What you will do >> Beginning at the line that includes "At a supermarket", return each line exactly through the end of the listing, and no line before it.

Data records >>
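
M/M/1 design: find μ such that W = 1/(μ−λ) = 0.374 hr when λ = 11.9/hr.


W = 1/(μ−λ) ⇒ μ − λ = 1/W = 1/0.374 = 2.6738
μ = λ + 1/W = 11.9 + 2.6738 = 14.5738 per hr

Final: 14.5738 /hr


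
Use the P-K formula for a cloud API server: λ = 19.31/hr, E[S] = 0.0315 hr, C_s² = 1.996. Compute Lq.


ρ = λ·E[S] = 19.31·0.0315 = 0.6083
Lq = ρ²(1+C_s²)/(2(1−ρ)) = 0.3700·(1+1.996)/(2·0.3917)
= 0.3700·2.9960/0.7835 = 1.41483

Final: 1.41483


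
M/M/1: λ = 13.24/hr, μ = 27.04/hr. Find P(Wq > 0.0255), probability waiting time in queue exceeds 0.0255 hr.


ρ = 13.24/27.04 = 0.4896
P(Wq > t) = ρ·e^{−(μ−λ)t} = 0.4896·e^{−0.3519}
= 0.4896·0.703350 = 0.344392

Final: 0.344392


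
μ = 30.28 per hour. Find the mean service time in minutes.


Mean service time = 1/μ = 1/30.28 hour = 0.03303 hour
In minutes: 0.03303 × 60 = 1.9815 min

Final: 1.9815 min


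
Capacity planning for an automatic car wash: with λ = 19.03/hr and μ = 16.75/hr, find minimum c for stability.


Stability requires cμ > λ ⇔ c > λ/μ.
λ/μ = 19.03/16.75 = 1.1361
Minimum integer c = ⌊1.1361⌋ + 1 = 2
Check: 2·16.75 = 33.50 > 19.03, while 1·16.75 = 16.75 ≤ 19.03

Final: 2 servers


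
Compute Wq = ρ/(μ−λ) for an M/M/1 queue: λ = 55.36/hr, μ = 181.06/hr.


ρ = 55.36/181.06 = 0.3058
Wq = ρ/(μ−λ) = 0.3058/(181.06 − 55.36) = 0.3058/125.70 = 0.002432 hr

Final: 0.002432 hr


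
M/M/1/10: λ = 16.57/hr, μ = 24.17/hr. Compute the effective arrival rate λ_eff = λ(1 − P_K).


ρ = 0.6856; P_K = (1−ρ)ρ^10/(1−ρ^11) = 0.007326
λ_eff = λ(1 − P_K) = 16.57·(1 − 0.007326) = 16.57·0.992674 = 16.4486 /hr

Final: 16.4486 /hr


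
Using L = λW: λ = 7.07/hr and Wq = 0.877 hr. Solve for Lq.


Lq = λWq = 7.07·0.877 = 6.2004

Final: 6.2004


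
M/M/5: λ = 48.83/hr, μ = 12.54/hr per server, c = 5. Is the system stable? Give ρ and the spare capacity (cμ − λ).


Total capacity cμ = 5·12.54 = 62.70/hr
ρ = λ/(cμ) = 48.83/62.70 = 0.7788
Stable ⇔ ρ < 1: YES
Spare capacity = cμ − λ = 62.70 − 48.83 = 13.87/hr

Final: ρ = 0.7788; stable; margin = 13.87/hr


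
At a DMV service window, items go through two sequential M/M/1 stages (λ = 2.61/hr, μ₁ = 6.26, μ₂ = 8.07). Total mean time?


Each node sees arrival rate λ = 2.61/hr (tandem ⇒ throughput preserved).
W₁ = 1/(μ₁−λ) = 1/(6.26−2.61) = 0.27397 hr
W₂ = 1/(μ₂−λ) = 1/(8.07−2.61) = 0.18315 hr
W_total = W₁ + W₂ = 0.27397 + 0.18315 = 0.45712 hr

Final: 0.45712 hr


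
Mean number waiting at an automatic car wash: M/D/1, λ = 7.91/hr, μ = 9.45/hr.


ρ = 7.91/9.45 = 0.8370
M/D/1: Lq = ρ²/(2(1−ρ)) = 0.7006/(2·0.1630) = 2.14966

Final: 2.14966


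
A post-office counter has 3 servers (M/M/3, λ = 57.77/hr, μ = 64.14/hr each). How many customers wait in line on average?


a = λ/μ = 0.9007; ρ = a/3 = 0.3002
P₀ = 0.403172
Lq = P₀·a^c·ρ / (c!·(1−ρ)²) = 0.403172·0.73067·0.3002/(6·0.48968)
= 0.03010

Final: 0.03010


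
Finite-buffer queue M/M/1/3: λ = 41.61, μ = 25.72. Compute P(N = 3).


ρ = λ/μ = 41.61/25.72 = 1.6178
P_K = (1−ρ)ρ^K/(1−ρ^(K+1)) = (-0.6178·4.234287)/(1 − 6.850259)
= -2.615973/-5.850259 = 0.447155

Final: 0.447155


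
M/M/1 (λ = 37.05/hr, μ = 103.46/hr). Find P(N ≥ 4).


ρ = 37.05/103.46 = 0.3581
P(N ≥ n) = ρ^n = 0.3581^4 = 0.016446

Final: 0.016446


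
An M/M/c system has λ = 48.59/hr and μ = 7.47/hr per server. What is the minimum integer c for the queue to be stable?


Stability requires cμ > λ ⇔ c > λ/μ.
λ/μ = 48.59/7.47 = 6.5047
Minimum integer c = ⌊6.5047⌋ + 1 = 7
Check: 7·7.47 = 52.29 > 48.59, while 6·7.47 = 44.82 ≤ 48.59

Final: 7 servers


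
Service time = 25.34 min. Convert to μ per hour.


μ = 1/(service time) in consistent units.
1 hour = 60 min, so μ = 60/25.34 = 2.3678 per hour

Final: 2.3678 /hr


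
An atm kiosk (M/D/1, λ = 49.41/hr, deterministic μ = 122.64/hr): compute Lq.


ρ = 49.41/122.64 = 0.4029
M/D/1: Lq = ρ²/(2(1−ρ)) = 0.1623/(2·0.5971) = 0.13592

Final: 0.13592


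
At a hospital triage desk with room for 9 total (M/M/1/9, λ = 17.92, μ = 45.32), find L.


ρ = 17.92/45.32 = 0.3954
L = ρ[1 − (K+1)ρ^K + Kρ^(K+1)] / [(1−ρ)(1−ρ^(K+1))]
Numerator: 0.3954·(1 − 10·0.0002363 + 9·0.00009343) = 0.394809
Denominator: (0.6046)·(0.999907) = 0.604533
L = 0.394809/0.604533 = 0.6531

Final: 0.6531


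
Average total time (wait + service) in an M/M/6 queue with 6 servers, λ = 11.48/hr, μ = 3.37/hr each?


a = 3.4065; ρ = 0.5678; P₀ = 0.031998
Lq = P₀·a^c·ρ/(c!(1−ρ)²) = 0.21104
Wq = Lq/λ = 0.21104/11.48 = 0.01838 hr
W = Wq + 1/μ = 0.01838 + 0.29674 = 0.31512 hr

Final: 0.31512 hr


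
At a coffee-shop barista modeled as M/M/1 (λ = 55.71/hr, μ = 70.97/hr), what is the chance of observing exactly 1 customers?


ρ = 55.71/70.97 = 0.7850
P_n = (1−ρ)·ρ^n = (1 − 0.7850)·0.7850^1 = 0.2150·0.784980 = 0.168787

Final: 0.168787


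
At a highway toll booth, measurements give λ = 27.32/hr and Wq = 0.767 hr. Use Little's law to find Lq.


Lq = λWq = 27.32·0.767 = 20.9544

Final: 20.9544


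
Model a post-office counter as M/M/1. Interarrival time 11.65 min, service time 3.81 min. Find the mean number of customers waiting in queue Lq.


λ = 60/11.65 = 5.1502 /hr
μ = 60/3.81 = 15.7480 /hr
ρ = λ/μ = 5.1502/15.7480 = 0.3270
Lq = ρ²/(1−ρ) = 0.1070/0.6730 = 0.1589

Final: 0.1589


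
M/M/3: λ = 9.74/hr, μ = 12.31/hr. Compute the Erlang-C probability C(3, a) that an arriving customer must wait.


a = λ/μ = 0.7912; ρ = a/3 = 0.2637
P₀ = 0.451187 (from M/M/c formula)
C(c,a) = [a^c/(c!(1−ρ))]·P₀ = [0.49534/(6·0.7363)]·0.451187
= 0.11213·0.451187 = 0.050592

Final: 0.050592


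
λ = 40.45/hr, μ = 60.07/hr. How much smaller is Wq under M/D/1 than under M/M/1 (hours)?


ρ = 40.45/60.07 = 0.6734
Wq(M/M/1) = ρ/(μ−λ) = 0.6734/19.62 = 0.03432 hr
Wq(M/D/1) = ρ/(2(μ−λ)) = 0.01716 hr
Savings = 0.03432 − 0.01716 = 0.01716 hr

Final: 0.01716 hr


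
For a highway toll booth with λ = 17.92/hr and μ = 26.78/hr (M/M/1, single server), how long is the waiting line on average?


ρ = 17.92/26.78 = 0.6692
Lq = ρ²/(1−ρ) = 0.4478/0.3308 = 1.3534

Final: 1.3534


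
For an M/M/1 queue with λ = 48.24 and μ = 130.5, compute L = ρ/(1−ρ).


ρ = λ/μ = 48.24/130.5 = 0.3697
L = ρ/(1−ρ) = 0.3697/(1 − 0.3697) = 0.3697/0.6303 = 0.5864

Final: 0.5864


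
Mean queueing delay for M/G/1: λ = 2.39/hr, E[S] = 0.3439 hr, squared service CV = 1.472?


ρ = λ·E[S] = 2.39·0.3439 = 0.8219
E[S²] = E[S]²(1+C_s²) = 0.3439²·(1+1.472) = 0.292357
Wq = λ·E[S²]/(2(1−ρ)) = 2.39·0.292357/(2·0.1781) = 1.96186 hr

Final: 1.96186 hr


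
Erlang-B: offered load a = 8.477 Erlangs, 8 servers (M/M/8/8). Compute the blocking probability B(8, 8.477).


B(c,a) = (a^c/c!) / Σ_{k=0}^{c} a^k/k!
a^8/8! = 661.328047
Σ terms (k=0..8): 1.00000 + 8.47700 + 35.92976 + 101.52554 + 215.15800 + 364.77887 + 515.37174 + 624.11518 + 661.32805 = 2527.684135
B = 661.328047/2527.684135 = 0.261634

Final: 0.261634


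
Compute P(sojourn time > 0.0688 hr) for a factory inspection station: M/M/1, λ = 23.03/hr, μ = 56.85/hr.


W ~ Exponential(μ−λ) for M/M/1.
μ − λ = 56.85 − 23.03 = 33.8200
P(W > t) = e^{−(μ−λ)t} = e^{−2.3268} = 0.097606

Final: 0.097606


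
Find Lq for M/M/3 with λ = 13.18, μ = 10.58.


a = λ/μ = 1.2457; ρ = a/3 = 0.4152
P₀ = 0.279900
Lq = P₀·a^c·ρ / (c!·(1−ρ)²) = 0.279900·1.93326·0.4152/(6·0.34193)
= 0.10952

Final: 0.10952


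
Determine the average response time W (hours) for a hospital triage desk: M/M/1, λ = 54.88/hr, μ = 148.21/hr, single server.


W = 1/(μ−λ) = 1/(148.21 − 54.88) = 1/93.33 = 0.01071 hr

Final: 0.01071 hr


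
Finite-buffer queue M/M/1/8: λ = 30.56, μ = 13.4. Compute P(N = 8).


ρ = λ/μ = 30.56/13.4 = 2.2806
P_K = (1−ρ)ρ^K/(1−ρ^(K+1)) = (-1.2806·731.793272)/(1 − 1668.925552)
= -937.132280/-1667.925552 = 0.561855

Final: 0.561855


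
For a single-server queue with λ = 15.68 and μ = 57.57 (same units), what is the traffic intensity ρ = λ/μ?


ρ = λ/μ = 15.68/57.57 = 0.2724

Final: 0.2724


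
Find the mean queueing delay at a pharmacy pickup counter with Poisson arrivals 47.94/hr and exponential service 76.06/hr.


ρ = 47.94/76.06 = 0.6303
Wq = ρ/(μ−λ) = 0.6303/(76.06 − 47.94) = 0.6303/28.12 = 0.02241 hr

Final: 0.02241 hr


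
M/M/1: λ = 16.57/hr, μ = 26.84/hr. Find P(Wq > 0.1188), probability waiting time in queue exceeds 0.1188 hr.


ρ = 16.57/26.84 = 0.6174
P(Wq > t) = ρ·e^{−(μ−λ)t} = 0.6174·e^{−1.2201}
= 0.6174·0.295208 = 0.182250

Final: 0.182250


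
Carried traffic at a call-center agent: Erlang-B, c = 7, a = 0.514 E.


B(7,0.514) = 0.000001125 (Erlang-B)
Carried load = a(1 − B) = 0.514·(1 − 0.000001125) = 0.514·0.999999 = 0.5140 E

Final: 0.5140 Erlangs


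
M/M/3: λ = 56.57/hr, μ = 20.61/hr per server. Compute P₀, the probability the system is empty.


a = λ/μ = 56.57/20.61 = 2.7448; ρ = a/c = 0.9149
Σ_{k=0}^{2} a^k/k! (terms k=0..2) = 1.00000 + 2.74478 + 3.76692 = 7.51170
Tail: a^3/(3!(1−ρ)) = 20.67876/(6·0.08507) = 40.51229
P₀ = 1/(7.51170 + 40.51229) = 1/48.02400 = 0.020823

Final: 0.020823


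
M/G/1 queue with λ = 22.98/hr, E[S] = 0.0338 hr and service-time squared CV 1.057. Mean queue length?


ρ = λ·E[S] = 22.98·0.0338 = 0.7767
Lq = ρ²(1+C_s²)/(2(1−ρ)) = 0.6033·(1+1.057)/(2·0.2233)
= 0.6033·2.0570/0.4466 = 2.77905

Final: 2.77905


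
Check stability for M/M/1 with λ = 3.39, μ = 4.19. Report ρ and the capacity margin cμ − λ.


Total capacity cμ = 1·4.19 = 4.19/hr
ρ = λ/(cμ) = 3.39/4.19 = 0.8091
Stable ⇔ ρ < 1: YES
Spare capacity = cμ − λ = 4.19 − 3.39 = 0.80/hr

Final: ρ = 0.8091; stable; margin = 0.80/hr


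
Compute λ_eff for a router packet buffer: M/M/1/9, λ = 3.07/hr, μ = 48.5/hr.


ρ = 0.06330; P_K = (1−ρ)ρ^9/(1−ρ^10) = 1.528e-11
λ_eff = λ(1 − P_K) = 3.07·(1 − 1.528e-11) = 3.07·1.000000 = 3.0700 /hr

Final: 3.0700 /hr


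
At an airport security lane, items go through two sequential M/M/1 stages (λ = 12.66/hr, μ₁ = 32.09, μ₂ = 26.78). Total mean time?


Each node sees arrival rate λ = 12.66/hr (tandem ⇒ throughput preserved).
W₁ = 1/(μ₁−λ) = 1/(32.09−12.66) = 0.05147 hr
W₂ = 1/(μ₂−λ) = 1/(26.78−12.66) = 0.07082 hr
W_total = W₁ + W₂ = 0.05147 + 0.07082 = 0.12229 hr

Final: 0.12229 hr


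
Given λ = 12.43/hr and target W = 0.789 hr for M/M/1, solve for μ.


W = 1/(μ−λ) ⇒ μ − λ = 1/W = 1/0.789 = 1.2674
μ = λ + 1/W = 12.43 + 1.2674 = 13.6974 per hr

Final: 13.6974 /hr


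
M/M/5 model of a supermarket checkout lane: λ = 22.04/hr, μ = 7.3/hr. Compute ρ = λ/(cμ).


ρ = λ/(cμ) = 22.04/(5·7.3) = 22.04/36.50 = 0.6038

Final: 0.6038


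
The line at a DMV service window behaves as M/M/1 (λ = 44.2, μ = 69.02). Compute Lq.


ρ = 44.2/69.02 = 0.6404
Lq = ρ²/(1−ρ) = 0.4101/0.3596 = 1.1404

Final: 1.1404


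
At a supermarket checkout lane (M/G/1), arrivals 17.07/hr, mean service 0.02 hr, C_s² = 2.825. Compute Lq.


ρ = λ·E[S] = 17.07·0.02 = 0.3414
Lq = ρ²(1+C_s²)/(2(1−ρ)) = 0.1166·(1+2.825)/(2·0.6586)
= 0.1166·3.8250/1.3172 = 0.33846

Final: 0.33846


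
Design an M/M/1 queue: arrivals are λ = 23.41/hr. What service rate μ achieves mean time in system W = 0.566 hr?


W = 1/(μ−λ) ⇒ μ − λ = 1/W = 1/0.566 = 1.7668
μ = λ + 1/W = 23.41 + 1.7668 = 25.1768 per hr

Final: 25.1768 /hr


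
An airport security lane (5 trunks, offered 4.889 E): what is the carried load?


B(5,4.889) = 0.275795 (Erlang-B)
Carried load = a(1 − B) = 4.889·(1 − 0.275795) = 4.889·0.724205 = 3.5406 E

Final: 3.5406 Erlangs


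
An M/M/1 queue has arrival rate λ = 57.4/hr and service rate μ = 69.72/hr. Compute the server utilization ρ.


ρ = λ/μ = 57.4/69.72 = 0.8233

Final: 0.8233


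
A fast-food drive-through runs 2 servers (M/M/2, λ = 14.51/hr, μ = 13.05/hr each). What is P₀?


a = λ/μ = 14.51/13.05 = 1.1119; ρ = a/c = 0.5559
Σ_{k=0}^{1} a^k/k! (terms k=0..1) = 1.00000 + 1.11188 = 2.11188
Tail: a^2/(2!(1−ρ)) = 1.23627/(2·0.4441) = 1.39201
P₀ = 1/(2.11188 + 1.39201) = 1/3.50388 = 0.285398

Final: 0.285398


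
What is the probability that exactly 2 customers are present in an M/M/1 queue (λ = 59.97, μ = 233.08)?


ρ = 59.97/233.08 = 0.2573
P_n = (1−ρ)·ρ^n = (1 − 0.2573)·0.2573^2 = 0.7427·0.066200 = 0.049167

Final: 0.049167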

Output for this exercise >>
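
At a supermarket checkout lane (M/G/1), arrivals 17.07/hr, mean service 0.02 hr, C_s² = 2.825. Compute Lq.


ρ = λ·E[S] = 17.07·0.02 = 0.3414
Lq = ρ²(1+C_s²)/(2(1−ρ)) = 0.1166·(1+2.825)/(2·0.6586)
= 0.1166·3.8250/1.3172 = 0.33846

Final: 0.33846


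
Design an M/M/1 queue: arrivals are λ = 23.41/hr. What service rate μ achieves mean time in system W = 0.566 hr?


W = 1/(μ−λ) ⇒ μ − λ = 1/W = 1/0.566 = 1.7668
μ = λ + 1/W = 23.41 + 1.7668 = 25.1768 per hr

Final: 25.1768 /hr


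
An airport security lane (5 trunks, offered 4.889 E): what is the carried load?


B(5,4.889) = 0.275795 (Erlang-B)
Carried load = a(1 − B) = 4.889·(1 − 0.275795) = 4.889·0.724205 = 3.5406 E

Final: 3.5406 Erlangs


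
An M/M/1 queue has arrival rate λ = 57.4/hr and service rate μ = 69.72/hr. Compute the server utilization ρ.


ρ = λ/μ = 57.4/69.72 = 0.8233

Final: 0.8233


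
A fast-food drive-through runs 2 servers (M/M/2, λ = 14.51/hr, μ = 13.05/hr each). What is P₀?


a = λ/μ = 14.51/13.05 = 1.1119; ρ = a/c = 0.5559
Σ_{k=0}^{1} a^k/k! (terms k=0..1) = 1.00000 + 1.11188 = 2.11188
Tail: a^2/(2!(1−ρ)) = 1.23627/(2·0.4441) = 1.39201
P₀ = 1/(2.11188 + 1.39201) = 1/3.50388 = 0.285398

Final: 0.285398


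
What is the probability that exactly 2 customers are present in an M/M/1 queue (λ = 59.97, μ = 233.08)?


ρ = 59.97/233.08 = 0.2573
P_n = (1−ρ)·ρ^n = (1 − 0.2573)·0.2573^2 = 0.7427·0.066200 = 0.049167

Final: 0.049167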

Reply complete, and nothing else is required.